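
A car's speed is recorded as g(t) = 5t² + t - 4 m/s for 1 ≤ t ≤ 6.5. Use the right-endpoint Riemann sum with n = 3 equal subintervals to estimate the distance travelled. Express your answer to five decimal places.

664.17593

Δt = (6.5 − 1)/3 = 11/6.
Right endpoints: 17/6, 14/3, 6.5.
g(17/6) = 1403/36, g(14/3) = 986/9, g(6.5) = 213.75.
Sum = Δt · [g(17/6) + g(14/3) + g(6.5)].
Sum ≈ 664.17593.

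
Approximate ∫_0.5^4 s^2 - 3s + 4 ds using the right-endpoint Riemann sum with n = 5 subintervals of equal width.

Δs = (4 − 0.5)/5 = 0.7.
Right endpoints: 1.2, 1.9, 2.6, 3.3, 4.
f(1.2) = 1.84, f(1.9) = 1.91, f(2.6) = 2.96, f(3.3) = 4.99, f(4) = 8.
Sum = Δs · [f(1.2) + f(1.9) + f(2.6) + f(3.3) + f(4)].
Sum = 13.79.

13.79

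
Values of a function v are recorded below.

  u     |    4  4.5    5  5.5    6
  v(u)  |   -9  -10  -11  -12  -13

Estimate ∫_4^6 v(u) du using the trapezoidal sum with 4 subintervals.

-22

Δu = 0.5.
T_4 = (0.5/2)·[(-9) + 2·(-10) + 2·(-11) + 2·(-12) + (-13)] = -22.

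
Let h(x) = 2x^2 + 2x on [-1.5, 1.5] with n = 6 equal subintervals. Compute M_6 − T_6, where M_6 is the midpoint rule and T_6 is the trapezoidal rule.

-0.375

M_6 = 4.375.
T_6 = 4.75.
M_6 − T_6 = -0.375.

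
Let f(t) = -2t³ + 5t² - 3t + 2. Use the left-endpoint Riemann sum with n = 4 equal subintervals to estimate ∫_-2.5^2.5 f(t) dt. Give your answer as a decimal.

Δt = (2.5 − (-2.5))/4 = 1.25.
Left endpoints: -2.5, -1.25, 0, 1.25.
f(-2.5) = 72, f(-1.25) = 17.46875, f(0) = 2, f(1.25) = 2.15625.
Sum = Δt · [f(-2.5) + f(-1.25) + f(0) + f(1.25)].
Sum = 117.03125.

117.03125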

• _What this task involves_
Each line of the listing must be output once more, exactly as shown above.

• _Answer box_
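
A car's speed is recorded as g(t) = 5t² + t - 4 m/s for 1 ≤ t ≤ 6.5. Use the right-endpoint Riemann sum with n = 3 equal subintervals to estimate the distance travelled. Express your answer to five decimal places.

664.17593

Δt = (6.5 − 1)/3 = 11/6.
Right endpoints: 17/6, 14/3, 6.5.
g(17/6) = 1403/36, g(14/3) = 986/9, g(6.5) = 213.75.
Sum = Δt · [g(17/6) + g(14/3) + g(6.5)].
Sum ≈ 664.17593.

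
Approximate ∫_0.5^4 s^2 - 3s + 4 ds using the right-endpoint Riemann sum with n = 5 subintervals of equal width.

Δs = (4 − 0.5)/5 = 0.7.
Right endpoints: 1.2, 1.9, 2.6, 3.3, 4.
f(1.2) = 1.84, f(1.9) = 1.91, f(2.6) = 2.96, f(3.3) = 4.99, f(4) = 8.
Sum = Δs · [f(1.2) + f(1.9) + f(2.6) + f(3.3) + f(4)].
Sum = 13.79.

13.79

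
Values of a function v are recorded below.

  u     |    4  4.5    5  5.5    6
  v(u)  |   -9  -10  -11  -12  -13

Estimate ∫_4^6 v(u) du using the trapezoidal sum with 4 subintervals.

-22

Δu = 0.5.
T_4 = (0.5/2)·[(-9) + 2·(-10) + 2·(-11) + 2·(-12) + (-13)] = -22.

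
Let h(x) = 2x^2 + 2x on [-1.5, 1.5] with n = 6 equal subintervals. Compute M_6 − T_6, where M_6 is the midpoint rule and T_6 is the trapezoidal rule.

-0.375

M_6 = 4.375.
T_6 = 4.75.
M_6 − T_6 = -0.375.

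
Let f(t) = -2t³ + 5t² - 3t + 2. Use the left-endpoint Riemann sum with n = 4 equal subintervals to estimate ∫_-2.5^2.5 f(t) dt. Give your answer as a decimal.

Δt = (2.5 − (-2.5))/4 = 1.25.
Left endpoints: -2.5, -1.25, 0, 1.25.
f(-2.5) = 72, f(-1.25) = 17.46875, f(0) = 2, f(1.25) = 2.15625.
Sum = Δt · [f(-2.5) + f(-1.25) + f(0) + f(1.25)].
Sum = 117.03125.

117.03125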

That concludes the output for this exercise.